* What to produce:
All records are to be printed again exactly as they appear.
[Opening Material shown section]
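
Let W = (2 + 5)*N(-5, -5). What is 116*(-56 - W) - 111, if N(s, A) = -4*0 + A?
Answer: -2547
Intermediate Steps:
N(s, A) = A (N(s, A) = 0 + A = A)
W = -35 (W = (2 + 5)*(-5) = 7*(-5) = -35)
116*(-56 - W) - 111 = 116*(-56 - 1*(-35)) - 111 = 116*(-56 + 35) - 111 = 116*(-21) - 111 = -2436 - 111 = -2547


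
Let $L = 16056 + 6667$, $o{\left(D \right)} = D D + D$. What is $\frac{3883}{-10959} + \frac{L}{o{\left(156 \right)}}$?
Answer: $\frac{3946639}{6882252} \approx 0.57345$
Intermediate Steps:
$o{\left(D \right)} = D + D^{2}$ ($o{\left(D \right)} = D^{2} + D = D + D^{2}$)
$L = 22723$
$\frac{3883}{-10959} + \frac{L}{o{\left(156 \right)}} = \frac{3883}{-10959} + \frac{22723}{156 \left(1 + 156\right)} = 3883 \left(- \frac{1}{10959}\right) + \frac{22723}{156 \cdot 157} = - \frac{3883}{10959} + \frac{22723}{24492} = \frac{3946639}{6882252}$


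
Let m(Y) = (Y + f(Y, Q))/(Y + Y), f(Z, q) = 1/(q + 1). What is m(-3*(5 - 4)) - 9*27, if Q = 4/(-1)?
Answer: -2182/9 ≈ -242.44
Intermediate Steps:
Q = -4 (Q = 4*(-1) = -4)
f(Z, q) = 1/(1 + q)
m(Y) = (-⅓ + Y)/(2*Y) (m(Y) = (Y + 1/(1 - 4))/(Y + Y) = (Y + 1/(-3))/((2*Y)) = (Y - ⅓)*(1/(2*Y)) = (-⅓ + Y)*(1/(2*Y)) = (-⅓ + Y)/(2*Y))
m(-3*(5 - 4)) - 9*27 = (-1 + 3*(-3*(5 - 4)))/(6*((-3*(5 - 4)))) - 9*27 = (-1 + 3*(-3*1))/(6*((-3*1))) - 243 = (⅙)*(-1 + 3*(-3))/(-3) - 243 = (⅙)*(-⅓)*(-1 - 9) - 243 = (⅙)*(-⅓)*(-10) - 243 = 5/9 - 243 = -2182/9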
[Closing Material shown section]
* Answer to this problem:
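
Let W = (2 + 5)*N(-5, -5). What is 116*(-56 - W) - 111, if N(s, A) = -4*0 + A?
Answer: -2547
Intermediate Steps:
N(s, A) = A (N(s, A) = 0 + A = A)
W = -35 (W = (2 + 5)*(-5) = 7*(-5) = -35)
116*(-56 - W) - 111 = 116*(-56 - 1*(-35)) - 111 = 116*(-56 + 35) - 111 = 116*(-21) - 111 = -2436 - 111 = -2547


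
Let $L = 16056 + 6667$, $o{\left(D \right)} = D D + D$. What is $\frac{3883}{-10959} + \frac{L}{o{\left(156 \right)}}$?
Answer: $\frac{3946639}{6882252} \approx 0.57345$
Intermediate Steps:
$o{\left(D \right)} = D + D^{2}$ ($o{\left(D \right)} = D^{2} + D = D + D^{2}$)
$L = 22723$
$\frac{3883}{-10959} + \frac{L}{o{\left(156 \right)}} = \frac{3883}{-10959} + \frac{22723}{156 \left(1 + 156\right)} = 3883 \left(- \frac{1}{10959}\right) + \frac{22723}{156 \cdot 157} = - \frac{3883}{10959} + \frac{22723}{24492} = \frac{3946639}{6882252}$


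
Let m(Y) = (Y + f(Y, Q))/(Y + Y), f(Z, q) = 1/(q + 1). What is m(-3*(5 - 4)) - 9*27, if Q = 4/(-1)?
Answer: -2182/9 ≈ -242.44
Intermediate Steps:
Q = -4 (Q = 4*(-1) = -4)
f(Z, q) = 1/(1 + q)
m(Y) = (-⅓ + Y)/(2*Y) (m(Y) = (Y + 1/(1 - 4))/(Y + Y) = (Y + 1/(-3))/((2*Y)) = (Y - ⅓)*(1/(2*Y)) = (-⅓ + Y)*(1/(2*Y)) = (-⅓ + Y)/(2*Y))
m(-3*(5 - 4)) - 9*27 = (-1 + 3*(-3*(5 - 4)))/(6*((-3*(5 - 4)))) - 9*27 = (-1 + 3*(-3*1))/(6*((-3*1))) - 243 = (⅙)*(-1 + 3*(-3))/(-3) - 243 = (⅙)*(-⅓)*(-1 - 9) - 243 = (⅙)*(-⅓)*(-10) - 243 = 5/9 - 243 = -2182/9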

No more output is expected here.